• WORK TO COMPLETE
Every line of the records below that holds the word "upright" should be copied out.

• DATA FOR ANALYSIS
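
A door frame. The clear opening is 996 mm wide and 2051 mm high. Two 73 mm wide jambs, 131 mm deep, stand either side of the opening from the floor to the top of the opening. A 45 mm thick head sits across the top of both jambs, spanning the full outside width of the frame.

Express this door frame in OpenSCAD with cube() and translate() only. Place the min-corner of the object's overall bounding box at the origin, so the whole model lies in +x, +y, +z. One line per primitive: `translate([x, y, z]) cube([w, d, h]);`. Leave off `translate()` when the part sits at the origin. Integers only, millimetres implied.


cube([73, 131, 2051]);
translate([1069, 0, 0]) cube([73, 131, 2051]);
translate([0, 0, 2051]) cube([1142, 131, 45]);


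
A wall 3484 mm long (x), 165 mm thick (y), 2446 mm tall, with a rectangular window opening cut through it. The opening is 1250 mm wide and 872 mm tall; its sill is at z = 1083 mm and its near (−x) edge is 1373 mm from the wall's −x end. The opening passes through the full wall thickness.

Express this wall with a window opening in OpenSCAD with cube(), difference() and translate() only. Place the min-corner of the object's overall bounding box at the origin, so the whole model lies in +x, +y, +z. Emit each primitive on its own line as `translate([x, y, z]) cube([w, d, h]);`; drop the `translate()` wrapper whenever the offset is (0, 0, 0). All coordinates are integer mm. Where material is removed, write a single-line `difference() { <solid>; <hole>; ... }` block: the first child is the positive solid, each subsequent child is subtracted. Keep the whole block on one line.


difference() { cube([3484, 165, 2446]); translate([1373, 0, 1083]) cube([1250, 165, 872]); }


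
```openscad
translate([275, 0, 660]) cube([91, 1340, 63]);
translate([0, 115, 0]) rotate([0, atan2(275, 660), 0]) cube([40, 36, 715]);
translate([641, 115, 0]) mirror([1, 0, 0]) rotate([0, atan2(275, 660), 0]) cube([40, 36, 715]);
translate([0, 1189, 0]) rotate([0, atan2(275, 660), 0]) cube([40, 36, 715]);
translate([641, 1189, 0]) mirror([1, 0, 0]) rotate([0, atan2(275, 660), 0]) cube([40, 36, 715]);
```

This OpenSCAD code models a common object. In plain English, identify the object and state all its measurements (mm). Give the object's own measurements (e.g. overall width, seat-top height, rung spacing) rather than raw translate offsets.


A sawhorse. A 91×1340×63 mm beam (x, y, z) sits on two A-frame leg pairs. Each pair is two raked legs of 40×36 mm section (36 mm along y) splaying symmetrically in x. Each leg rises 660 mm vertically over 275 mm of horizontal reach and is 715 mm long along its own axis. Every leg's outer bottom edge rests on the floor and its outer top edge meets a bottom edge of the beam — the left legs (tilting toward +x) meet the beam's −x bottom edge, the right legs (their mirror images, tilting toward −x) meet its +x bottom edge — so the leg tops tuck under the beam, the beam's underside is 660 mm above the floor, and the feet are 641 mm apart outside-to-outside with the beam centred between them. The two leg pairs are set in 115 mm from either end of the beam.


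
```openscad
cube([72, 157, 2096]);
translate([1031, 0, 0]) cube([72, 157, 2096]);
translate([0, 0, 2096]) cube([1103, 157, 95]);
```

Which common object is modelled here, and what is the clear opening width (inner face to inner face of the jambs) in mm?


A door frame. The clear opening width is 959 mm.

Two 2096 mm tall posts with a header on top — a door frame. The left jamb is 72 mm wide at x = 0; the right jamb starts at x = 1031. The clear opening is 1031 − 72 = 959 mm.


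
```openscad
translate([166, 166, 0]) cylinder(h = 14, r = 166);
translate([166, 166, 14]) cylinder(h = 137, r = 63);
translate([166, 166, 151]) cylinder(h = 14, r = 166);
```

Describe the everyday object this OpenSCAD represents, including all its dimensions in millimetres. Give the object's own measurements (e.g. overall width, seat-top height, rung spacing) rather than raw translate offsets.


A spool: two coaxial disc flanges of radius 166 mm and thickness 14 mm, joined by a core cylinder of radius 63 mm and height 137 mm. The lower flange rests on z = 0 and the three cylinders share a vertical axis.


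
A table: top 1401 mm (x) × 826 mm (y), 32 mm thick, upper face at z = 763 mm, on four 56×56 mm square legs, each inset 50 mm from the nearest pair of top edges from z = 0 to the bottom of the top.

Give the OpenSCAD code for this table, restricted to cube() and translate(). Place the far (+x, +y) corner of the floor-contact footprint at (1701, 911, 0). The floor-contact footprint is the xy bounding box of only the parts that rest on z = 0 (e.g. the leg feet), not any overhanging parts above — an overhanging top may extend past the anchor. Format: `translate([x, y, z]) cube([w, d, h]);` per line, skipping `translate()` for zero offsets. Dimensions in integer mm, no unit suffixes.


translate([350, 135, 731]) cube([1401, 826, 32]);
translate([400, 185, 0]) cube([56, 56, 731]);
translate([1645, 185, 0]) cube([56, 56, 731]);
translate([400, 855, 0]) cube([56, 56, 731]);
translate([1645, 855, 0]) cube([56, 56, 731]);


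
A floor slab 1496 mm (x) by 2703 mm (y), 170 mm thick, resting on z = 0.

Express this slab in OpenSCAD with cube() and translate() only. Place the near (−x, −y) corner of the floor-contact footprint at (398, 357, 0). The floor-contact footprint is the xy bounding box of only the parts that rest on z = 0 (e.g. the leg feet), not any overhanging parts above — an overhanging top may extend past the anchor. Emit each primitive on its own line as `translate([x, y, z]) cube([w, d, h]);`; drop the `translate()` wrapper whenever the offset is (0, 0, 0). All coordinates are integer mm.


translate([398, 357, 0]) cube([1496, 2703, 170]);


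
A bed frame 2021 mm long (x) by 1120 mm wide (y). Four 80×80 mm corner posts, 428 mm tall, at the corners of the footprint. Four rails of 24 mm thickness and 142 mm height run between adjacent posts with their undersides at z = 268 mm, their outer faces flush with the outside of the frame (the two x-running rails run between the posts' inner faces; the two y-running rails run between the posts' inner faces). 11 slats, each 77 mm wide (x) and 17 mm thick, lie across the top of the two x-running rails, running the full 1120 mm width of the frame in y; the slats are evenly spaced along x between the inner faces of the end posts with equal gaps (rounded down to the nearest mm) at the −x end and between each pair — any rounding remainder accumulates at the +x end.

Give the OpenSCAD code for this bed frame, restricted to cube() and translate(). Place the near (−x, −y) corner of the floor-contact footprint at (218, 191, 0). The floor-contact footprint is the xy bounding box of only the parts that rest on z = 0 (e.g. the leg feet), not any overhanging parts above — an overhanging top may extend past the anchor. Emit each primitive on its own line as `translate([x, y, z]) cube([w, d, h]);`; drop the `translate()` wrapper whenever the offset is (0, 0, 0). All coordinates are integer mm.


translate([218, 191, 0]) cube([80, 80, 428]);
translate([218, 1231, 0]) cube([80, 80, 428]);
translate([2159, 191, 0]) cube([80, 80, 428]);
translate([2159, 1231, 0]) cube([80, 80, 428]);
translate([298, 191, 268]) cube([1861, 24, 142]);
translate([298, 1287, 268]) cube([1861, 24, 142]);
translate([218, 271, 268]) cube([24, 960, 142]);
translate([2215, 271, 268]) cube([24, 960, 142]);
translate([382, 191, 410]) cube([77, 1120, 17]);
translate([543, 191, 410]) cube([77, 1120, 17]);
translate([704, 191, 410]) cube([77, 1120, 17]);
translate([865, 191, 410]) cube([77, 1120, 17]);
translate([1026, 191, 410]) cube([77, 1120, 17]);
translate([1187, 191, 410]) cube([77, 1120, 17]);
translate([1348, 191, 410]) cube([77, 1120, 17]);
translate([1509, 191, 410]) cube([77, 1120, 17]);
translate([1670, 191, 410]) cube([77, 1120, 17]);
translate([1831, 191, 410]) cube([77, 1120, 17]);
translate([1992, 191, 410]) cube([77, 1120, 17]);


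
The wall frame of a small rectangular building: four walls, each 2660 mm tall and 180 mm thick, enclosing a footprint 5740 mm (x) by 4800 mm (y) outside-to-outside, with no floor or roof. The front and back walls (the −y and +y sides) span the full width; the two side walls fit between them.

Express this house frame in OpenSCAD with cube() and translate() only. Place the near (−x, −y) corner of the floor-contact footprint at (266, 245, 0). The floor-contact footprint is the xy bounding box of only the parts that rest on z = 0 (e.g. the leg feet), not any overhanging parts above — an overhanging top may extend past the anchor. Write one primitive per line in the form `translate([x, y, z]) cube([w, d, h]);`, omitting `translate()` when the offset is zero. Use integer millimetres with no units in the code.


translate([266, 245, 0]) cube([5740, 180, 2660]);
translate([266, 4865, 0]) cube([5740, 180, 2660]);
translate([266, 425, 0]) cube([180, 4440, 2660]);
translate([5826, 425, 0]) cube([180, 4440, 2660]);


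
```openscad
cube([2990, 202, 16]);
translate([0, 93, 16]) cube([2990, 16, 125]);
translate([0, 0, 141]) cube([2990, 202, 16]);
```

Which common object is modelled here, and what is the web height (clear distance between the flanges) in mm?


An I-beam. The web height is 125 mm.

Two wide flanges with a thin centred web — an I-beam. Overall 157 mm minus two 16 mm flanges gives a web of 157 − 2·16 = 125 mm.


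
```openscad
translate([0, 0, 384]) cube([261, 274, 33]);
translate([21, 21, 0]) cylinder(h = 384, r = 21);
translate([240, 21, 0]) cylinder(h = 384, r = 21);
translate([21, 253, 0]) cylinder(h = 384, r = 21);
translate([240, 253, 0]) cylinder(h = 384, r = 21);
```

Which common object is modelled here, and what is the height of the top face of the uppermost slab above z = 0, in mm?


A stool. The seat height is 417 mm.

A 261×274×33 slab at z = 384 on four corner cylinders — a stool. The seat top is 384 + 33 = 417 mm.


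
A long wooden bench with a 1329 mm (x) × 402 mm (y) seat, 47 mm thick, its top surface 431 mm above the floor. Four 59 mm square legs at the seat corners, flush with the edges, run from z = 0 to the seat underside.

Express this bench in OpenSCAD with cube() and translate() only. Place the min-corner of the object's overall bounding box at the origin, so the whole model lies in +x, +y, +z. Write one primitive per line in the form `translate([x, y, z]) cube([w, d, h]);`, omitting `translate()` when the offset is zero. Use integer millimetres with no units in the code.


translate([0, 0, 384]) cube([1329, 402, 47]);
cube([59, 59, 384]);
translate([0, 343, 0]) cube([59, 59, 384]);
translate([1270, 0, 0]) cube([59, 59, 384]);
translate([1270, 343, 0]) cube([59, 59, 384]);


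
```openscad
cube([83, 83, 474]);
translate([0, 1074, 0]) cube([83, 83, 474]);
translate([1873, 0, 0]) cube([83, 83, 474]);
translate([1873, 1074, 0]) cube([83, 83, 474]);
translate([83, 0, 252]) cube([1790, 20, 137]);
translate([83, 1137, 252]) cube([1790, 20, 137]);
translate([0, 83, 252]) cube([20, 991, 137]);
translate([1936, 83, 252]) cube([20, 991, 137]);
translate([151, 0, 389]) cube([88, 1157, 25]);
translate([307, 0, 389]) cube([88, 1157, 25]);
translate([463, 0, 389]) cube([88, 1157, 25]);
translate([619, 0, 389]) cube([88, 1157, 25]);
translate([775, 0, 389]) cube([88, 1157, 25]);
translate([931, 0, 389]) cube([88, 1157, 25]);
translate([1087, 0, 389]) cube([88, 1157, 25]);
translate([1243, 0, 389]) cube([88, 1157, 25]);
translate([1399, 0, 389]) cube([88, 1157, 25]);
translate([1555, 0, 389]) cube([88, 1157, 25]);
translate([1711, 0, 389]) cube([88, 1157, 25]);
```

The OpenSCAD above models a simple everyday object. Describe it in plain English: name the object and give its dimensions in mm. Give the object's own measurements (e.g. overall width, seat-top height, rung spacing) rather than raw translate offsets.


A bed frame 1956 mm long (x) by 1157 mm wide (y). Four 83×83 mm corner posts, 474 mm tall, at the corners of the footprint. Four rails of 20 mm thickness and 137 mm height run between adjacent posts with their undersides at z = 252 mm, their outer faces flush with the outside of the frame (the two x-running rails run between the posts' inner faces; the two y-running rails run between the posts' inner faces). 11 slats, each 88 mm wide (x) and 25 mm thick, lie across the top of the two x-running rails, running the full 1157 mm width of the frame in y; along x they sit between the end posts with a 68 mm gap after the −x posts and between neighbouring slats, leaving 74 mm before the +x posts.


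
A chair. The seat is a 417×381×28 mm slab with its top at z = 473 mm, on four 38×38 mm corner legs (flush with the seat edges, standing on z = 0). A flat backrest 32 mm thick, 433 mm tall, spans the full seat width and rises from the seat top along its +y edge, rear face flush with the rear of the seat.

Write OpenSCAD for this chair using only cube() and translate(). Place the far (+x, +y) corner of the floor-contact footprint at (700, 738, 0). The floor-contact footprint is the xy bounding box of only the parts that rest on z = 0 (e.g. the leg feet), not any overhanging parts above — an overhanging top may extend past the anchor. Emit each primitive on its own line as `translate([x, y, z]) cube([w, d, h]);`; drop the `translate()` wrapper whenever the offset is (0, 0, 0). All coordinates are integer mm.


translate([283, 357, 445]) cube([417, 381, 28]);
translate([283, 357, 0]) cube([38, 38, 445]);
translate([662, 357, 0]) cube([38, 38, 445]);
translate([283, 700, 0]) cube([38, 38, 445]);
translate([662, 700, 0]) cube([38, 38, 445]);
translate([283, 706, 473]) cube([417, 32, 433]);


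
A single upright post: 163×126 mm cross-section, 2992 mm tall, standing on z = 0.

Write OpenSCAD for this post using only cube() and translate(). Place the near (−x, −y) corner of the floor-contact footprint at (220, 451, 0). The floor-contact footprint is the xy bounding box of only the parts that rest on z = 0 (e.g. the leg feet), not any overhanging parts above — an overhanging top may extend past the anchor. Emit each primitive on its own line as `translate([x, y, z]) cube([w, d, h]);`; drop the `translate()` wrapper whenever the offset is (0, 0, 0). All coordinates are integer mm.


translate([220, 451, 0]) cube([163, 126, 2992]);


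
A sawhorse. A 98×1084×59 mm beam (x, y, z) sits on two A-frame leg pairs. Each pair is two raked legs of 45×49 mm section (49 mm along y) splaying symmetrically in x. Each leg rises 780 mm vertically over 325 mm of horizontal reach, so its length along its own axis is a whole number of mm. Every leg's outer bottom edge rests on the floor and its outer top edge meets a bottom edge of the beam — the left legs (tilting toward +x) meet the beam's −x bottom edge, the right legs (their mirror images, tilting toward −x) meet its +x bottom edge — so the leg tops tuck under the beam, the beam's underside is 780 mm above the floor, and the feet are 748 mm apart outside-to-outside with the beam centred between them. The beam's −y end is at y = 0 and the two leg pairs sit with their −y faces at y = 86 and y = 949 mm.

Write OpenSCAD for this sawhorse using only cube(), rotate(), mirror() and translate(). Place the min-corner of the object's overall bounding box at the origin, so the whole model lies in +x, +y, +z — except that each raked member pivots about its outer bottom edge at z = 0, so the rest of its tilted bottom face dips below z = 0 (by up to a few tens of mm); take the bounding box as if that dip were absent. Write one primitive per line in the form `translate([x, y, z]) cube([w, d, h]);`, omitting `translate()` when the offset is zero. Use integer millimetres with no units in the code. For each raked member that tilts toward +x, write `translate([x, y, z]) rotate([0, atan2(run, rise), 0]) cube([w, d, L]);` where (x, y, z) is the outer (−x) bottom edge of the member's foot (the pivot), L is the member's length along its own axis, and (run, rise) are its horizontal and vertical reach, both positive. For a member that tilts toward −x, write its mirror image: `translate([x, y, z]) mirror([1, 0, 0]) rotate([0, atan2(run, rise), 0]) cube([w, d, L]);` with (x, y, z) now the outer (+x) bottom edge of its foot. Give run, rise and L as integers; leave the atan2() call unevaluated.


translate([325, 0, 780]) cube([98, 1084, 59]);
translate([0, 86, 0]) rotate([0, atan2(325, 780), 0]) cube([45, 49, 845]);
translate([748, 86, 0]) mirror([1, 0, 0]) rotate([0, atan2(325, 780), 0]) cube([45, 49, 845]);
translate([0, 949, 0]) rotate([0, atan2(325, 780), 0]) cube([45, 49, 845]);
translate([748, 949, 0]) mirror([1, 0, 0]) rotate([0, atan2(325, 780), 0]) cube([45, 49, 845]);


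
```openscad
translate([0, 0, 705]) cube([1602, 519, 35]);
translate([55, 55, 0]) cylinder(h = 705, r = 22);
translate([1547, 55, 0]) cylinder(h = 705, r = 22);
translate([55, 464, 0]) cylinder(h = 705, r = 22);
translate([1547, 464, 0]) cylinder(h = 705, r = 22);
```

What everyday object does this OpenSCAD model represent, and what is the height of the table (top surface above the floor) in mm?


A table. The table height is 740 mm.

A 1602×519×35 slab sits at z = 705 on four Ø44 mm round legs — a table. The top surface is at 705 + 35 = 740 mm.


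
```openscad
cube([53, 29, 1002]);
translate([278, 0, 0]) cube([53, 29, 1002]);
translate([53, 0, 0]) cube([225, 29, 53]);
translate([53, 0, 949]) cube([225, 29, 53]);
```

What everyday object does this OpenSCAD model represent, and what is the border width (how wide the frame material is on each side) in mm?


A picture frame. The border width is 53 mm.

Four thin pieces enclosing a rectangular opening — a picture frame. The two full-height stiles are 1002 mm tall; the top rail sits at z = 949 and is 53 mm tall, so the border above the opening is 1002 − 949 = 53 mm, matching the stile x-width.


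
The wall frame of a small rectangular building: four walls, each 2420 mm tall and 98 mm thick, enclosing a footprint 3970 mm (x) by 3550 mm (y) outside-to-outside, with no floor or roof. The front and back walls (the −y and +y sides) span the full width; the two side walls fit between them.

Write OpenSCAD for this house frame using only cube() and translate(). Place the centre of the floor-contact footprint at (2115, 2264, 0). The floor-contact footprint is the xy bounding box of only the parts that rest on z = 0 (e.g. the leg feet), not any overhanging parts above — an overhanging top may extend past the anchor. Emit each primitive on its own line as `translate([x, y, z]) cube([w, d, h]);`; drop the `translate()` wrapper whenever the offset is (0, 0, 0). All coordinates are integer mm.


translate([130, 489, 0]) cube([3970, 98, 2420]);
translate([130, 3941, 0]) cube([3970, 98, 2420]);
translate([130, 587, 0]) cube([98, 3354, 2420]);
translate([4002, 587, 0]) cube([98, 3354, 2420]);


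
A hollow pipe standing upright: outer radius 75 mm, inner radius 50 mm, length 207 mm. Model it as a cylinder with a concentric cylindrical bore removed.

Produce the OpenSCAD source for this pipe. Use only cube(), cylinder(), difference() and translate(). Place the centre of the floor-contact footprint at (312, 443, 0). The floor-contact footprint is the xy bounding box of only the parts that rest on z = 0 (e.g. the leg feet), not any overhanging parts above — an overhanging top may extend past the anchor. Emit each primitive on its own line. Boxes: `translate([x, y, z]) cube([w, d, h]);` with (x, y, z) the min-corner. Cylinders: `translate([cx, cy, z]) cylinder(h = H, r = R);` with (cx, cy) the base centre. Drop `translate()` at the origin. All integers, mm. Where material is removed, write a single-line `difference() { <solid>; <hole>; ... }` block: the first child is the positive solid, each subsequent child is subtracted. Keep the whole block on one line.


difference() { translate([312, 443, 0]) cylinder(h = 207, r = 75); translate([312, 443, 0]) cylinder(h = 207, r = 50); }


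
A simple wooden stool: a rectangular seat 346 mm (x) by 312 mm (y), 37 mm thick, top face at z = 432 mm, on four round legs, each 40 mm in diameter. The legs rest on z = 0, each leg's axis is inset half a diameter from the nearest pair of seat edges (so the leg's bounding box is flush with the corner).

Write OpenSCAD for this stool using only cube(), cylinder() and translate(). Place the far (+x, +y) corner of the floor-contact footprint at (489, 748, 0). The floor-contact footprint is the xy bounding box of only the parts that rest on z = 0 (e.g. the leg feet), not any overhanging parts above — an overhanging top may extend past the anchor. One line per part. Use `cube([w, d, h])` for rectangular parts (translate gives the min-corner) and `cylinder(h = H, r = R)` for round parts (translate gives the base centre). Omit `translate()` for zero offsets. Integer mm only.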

• ANSWER SECTION
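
A single upright post: 163×126 mm cross-section, 2992 mm tall, standing on z = 0.
A hollow pipe standing upright: outer radius 75 mm, inner radius 50 mm, length 207 mm. Model it as a cylinder with a concentric cylindrical bore removed.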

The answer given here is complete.